YOUR TASK: For the records below, print the lines from the line with "- Well 1: easting" through the line with "- Well 3: easting" exactly as written; include both end lines and exclude the rest.

[Source data]
- - -

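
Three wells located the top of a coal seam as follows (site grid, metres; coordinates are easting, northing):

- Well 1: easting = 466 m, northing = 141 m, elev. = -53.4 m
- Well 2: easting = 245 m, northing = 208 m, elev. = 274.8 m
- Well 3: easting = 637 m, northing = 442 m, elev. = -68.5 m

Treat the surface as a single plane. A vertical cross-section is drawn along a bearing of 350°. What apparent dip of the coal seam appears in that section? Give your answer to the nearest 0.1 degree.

Two edge vectors: Well 1→Well 2 = (-221, 67, 328.2), Well 1→Well 3 = (171, 301, -15.1).
Normal n = (Well 1→Well 2) × (Well 1→Well 3) = (-99799.9, 52785.1, -77978).
So ∂z/∂easting = −n_x/n_z = −1.27985 and ∂z/∂northing = −n_y/n_z = 0.67692.
Unit vector along 350° is (sin 350°, cos 350°) = (-0.1736, 0.9848).
Slope in that direction = a·(-0.1736) + b·(0.9848) = 0.88888.
Apparent dip = arctan|0.88888| = 41.6° (true dip is 55.4°, so apparent ≤ true as expected).

41.6°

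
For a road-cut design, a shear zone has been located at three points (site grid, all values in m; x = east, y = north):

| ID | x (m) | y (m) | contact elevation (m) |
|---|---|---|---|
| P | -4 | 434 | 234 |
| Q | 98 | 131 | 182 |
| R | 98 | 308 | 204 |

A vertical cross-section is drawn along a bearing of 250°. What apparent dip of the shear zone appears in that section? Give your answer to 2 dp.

Two edge vectors: P→Q = (102, -303, -52), P→R = (102, -126, -30).
Normal n = (P→Q) × (P→R) = (2538, -2244, 18054).
So ∂z/∂x = −n_x/n_z = −0.14058 and ∂z/∂y = −n_y/n_z = 0.12429.
Unit vector along 250° is (sin 250°, cos 250°) = (-0.9397, -0.3420).
Slope in that direction = a·(-0.9397) + b·(-0.3420) = 0.08959.
Apparent dip = arctan|0.08959| = 5.12° (true dip is 10.6°, so apparent ≤ true as expected).

5.12°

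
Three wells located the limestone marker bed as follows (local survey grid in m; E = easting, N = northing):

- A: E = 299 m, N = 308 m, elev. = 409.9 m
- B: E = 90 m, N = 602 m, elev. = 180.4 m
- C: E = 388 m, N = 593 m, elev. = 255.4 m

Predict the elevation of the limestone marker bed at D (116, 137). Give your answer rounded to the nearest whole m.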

- - -

ANSWER TO THIS TASK:
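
- Well 1: easting = 466 m, northing = 141 m, elev. = -53.4 m
- Well 2: easting = 245 m, northing = 208 m, elev. = 274.8 m
- Well 3: easting = 637 m, northing = 442 m, elev. = -68.5 m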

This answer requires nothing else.